BEGIN Information given
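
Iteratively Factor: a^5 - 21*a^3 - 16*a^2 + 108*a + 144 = (a - 4)*(a^4 + 4*a^3 - 5*a^2 - 36*a - 36) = (a - 4)*(a - 3)*(a^3 + 7*a^2 + 16*a + 12) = (a - 4)*(a - 3)*(a + 3)*(a^2 + 4*a + 4) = (a - 4)*(a - 3)*(a + 2)*(a + 3)*(a + 2)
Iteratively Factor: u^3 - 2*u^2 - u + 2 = (u + 1)*(u^2 - 3*u + 2) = (u - 2)*(u + 1)*(u - 1)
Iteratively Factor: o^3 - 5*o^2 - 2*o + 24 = (o - 4)*(o^2 - o - 6) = (o - 4)*(o + 2)*(o - 3)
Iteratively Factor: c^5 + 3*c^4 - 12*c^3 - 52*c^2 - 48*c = (c + 2)*(c^4 + c^3 - 14*c^2 - 24*c) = (c - 4)*(c + 2)*(c^3 + 5*c^2 + 6*c) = (c - 4)*(c + 2)*(c + 3)*(c^2 + 2*c) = (c - 4)*(c + 2)^2*(c + 3)*(c)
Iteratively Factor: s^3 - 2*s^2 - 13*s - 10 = (s - 5)*(s^2 + 3*s + 2) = (s - 5)*(s + 2)*(s + 1)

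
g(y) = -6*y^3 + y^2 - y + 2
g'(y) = -18*y^2 + 2*y - 1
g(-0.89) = 7.91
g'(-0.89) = -17.04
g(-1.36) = 20.30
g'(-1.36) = -37.01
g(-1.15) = 13.60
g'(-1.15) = -27.10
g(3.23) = -192.99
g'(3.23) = -182.33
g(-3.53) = 281.91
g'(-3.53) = -232.36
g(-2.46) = 99.83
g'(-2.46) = -114.85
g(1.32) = -11.38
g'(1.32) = -29.72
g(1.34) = -11.98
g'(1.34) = -30.64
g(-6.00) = 1340.00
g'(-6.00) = -661.00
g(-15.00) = 20492.00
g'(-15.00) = -4081.00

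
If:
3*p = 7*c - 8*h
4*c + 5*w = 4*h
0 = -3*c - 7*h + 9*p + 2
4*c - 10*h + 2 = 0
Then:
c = 3/4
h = 1/2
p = 5/12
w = -1/5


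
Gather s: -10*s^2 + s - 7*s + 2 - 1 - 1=-10*s^2 - 6*s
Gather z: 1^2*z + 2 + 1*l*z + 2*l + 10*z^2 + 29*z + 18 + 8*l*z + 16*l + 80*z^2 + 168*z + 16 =18*l + 90*z^2 + z*(9*l + 198) + 36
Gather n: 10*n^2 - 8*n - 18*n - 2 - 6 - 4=10*n^2 - 26*n - 12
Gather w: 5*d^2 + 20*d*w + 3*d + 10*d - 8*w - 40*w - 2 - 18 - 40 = 5*d^2 + 13*d + w*(20*d - 48) - 60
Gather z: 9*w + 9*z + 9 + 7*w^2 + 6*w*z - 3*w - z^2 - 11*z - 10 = 7*w^2 + 6*w - z^2 + z*(6*w - 2) - 1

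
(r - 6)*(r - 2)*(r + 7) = r^3 - r^2 - 44*r + 84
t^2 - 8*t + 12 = (t - 6)*(t - 2)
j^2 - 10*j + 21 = (j - 7)*(j - 3)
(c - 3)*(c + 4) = c^2 + c - 12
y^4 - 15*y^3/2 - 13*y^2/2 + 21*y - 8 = (y - 8)*(y - 1)*(y - 1/2)*(y + 2)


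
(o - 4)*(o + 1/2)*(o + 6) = o^3 + 5*o^2/2 - 23*o - 12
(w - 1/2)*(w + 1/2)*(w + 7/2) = w^3 + 7*w^2/2 - w/4 - 7/8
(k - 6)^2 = k^2 - 12*k + 36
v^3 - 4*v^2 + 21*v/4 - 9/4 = (v - 3/2)^2*(v - 1)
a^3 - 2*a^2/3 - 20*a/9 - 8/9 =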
END Information given
◆ Exercise objective
Please write out all the data above, exactly as it reads.

◆ Final answer
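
Iteratively Factor: a^5 - 21*a^3 - 16*a^2 + 108*a + 144 = (a - 4)*(a^4 + 4*a^3 - 5*a^2 - 36*a - 36) = (a - 4)*(a - 3)*(a^3 + 7*a^2 + 16*a + 12) = (a - 4)*(a - 3)*(a + 3)*(a^2 + 4*a + 4) = (a - 4)*(a - 3)*(a + 2)*(a + 3)*(a + 2)
Iteratively Factor: u^3 - 2*u^2 - u + 2 = (u + 1)*(u^2 - 3*u + 2) = (u - 2)*(u + 1)*(u - 1)
Iteratively Factor: o^3 - 5*o^2 - 2*o + 24 = (o - 4)*(o^2 - o - 6) = (o - 4)*(o + 2)*(o - 3)
Iteratively Factor: c^5 + 3*c^4 - 12*c^3 - 52*c^2 - 48*c = (c + 2)*(c^4 + c^3 - 14*c^2 - 24*c) = (c - 4)*(c + 2)*(c^3 + 5*c^2 + 6*c) = (c - 4)*(c + 2)*(c + 3)*(c^2 + 2*c) = (c - 4)*(c + 2)^2*(c + 3)*(c)
Iteratively Factor: s^3 - 2*s^2 - 13*s - 10 = (s - 5)*(s^2 + 3*s + 2) = (s - 5)*(s + 2)*(s + 1)

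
g(y) = -6*y^3 + y^2 - y + 2
g'(y) = -18*y^2 + 2*y - 1
g(-0.89) = 7.91
g'(-0.89) = -17.04
g(-1.36) = 20.30
g'(-1.36) = -37.01
g(-1.15) = 13.60
g'(-1.15) = -27.10
g(3.23) = -192.99
g'(3.23) = -182.33
g(-3.53) = 281.91
g'(-3.53) = -232.36
g(-2.46) = 99.83
g'(-2.46) = -114.85
g(1.32) = -11.38
g'(1.32) = -29.72
g(1.34) = -11.98
g'(1.34) = -30.64
g(-6.00) = 1340.00
g'(-6.00) = -661.00
g(-15.00) = 20492.00
g'(-15.00) = -4081.00

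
If:
3*p = 7*c - 8*h
4*c + 5*w = 4*h
0 = -3*c - 7*h + 9*p + 2
4*c - 10*h + 2 = 0
Then:
c = 3/4
h = 1/2
p = 5/12
w = -1/5


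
Gather s: -10*s^2 + s - 7*s + 2 - 1 - 1=-10*s^2 - 6*s
Gather z: 1^2*z + 2 + 1*l*z + 2*l + 10*z^2 + 29*z + 18 + 8*l*z + 16*l + 80*z^2 + 168*z + 16 =18*l + 90*z^2 + z*(9*l + 198) + 36
Gather n: 10*n^2 - 8*n - 18*n - 2 - 6 - 4=10*n^2 - 26*n - 12
Gather w: 5*d^2 + 20*d*w + 3*d + 10*d - 8*w - 40*w - 2 - 18 - 40 = 5*d^2 + 13*d + w*(20*d - 48) - 60
Gather z: 9*w + 9*z + 9 + 7*w^2 + 6*w*z - 3*w - z^2 - 11*z - 10 = 7*w^2 + 6*w - z^2 + z*(6*w - 2) - 1

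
(r - 6)*(r - 2)*(r + 7) = r^3 - r^2 - 44*r + 84
t^2 - 8*t + 12 = (t - 6)*(t - 2)
j^2 - 10*j + 21 = (j - 7)*(j - 3)
(c - 3)*(c + 4) = c^2 + c - 12
y^4 - 15*y^3/2 - 13*y^2/2 + 21*y - 8 = (y - 8)*(y - 1)*(y - 1/2)*(y + 2)


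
(o - 4)*(o + 1/2)*(o + 6) = o^3 + 5*o^2/2 - 23*o - 12
(w - 1/2)*(w + 1/2)*(w + 7/2) = w^3 + 7*w^2/2 - w/4 - 7/8
(k - 6)^2 = k^2 - 12*k + 36
v^3 - 4*v^2 + 21*v/4 - 9/4 = (v - 3/2)^2*(v - 1)
a^3 - 2*a^2/3 - 20*a/9 - 8/9 =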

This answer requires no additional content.